WHAT TO DO>
Would you transcribe all of the data exactly, down to the last character?

GIVEN RECORDS>
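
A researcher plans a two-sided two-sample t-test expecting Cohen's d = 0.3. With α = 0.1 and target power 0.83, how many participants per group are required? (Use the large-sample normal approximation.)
n = 151 per group

Sample size formula (two-sample t-test, normal approximation):
n = 2 · ((z_{α/2} + z_β) / d)²

z_{α/2} = 1.645 (for α = 0.1, two-sided)
z_β = 0.954 (for power = 0.83)
d = 0.3

n = 2 · ((1.645 + 0.954) / 0.3)²
n = 2 · (8.663)²
n ≈ 150.10
Round up to the next whole number: n = 151 per group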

YOUR RESPONSE>
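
A researcher plans a two-sided two-sample t-test expecting Cohen's d = 0.3. With α = 0.1 and target power 0.83, how many participants per group are required? (Use the large-sample normal approximation.)
n = 151 per group

Sample size formula (two-sample t-test, normal approximation):
n = 2 · ((z_{α/2} + z_β) / d)²

z_{α/2} = 1.645 (for α = 0.1, two-sided)
z_β = 0.954 (for power = 0.83)
d = 0.3

n = 2 · ((1.645 + 0.954) / 0.3)²
n = 2 · (8.663)²
n ≈ 150.10
Round up to the next whole number: n = 151 per group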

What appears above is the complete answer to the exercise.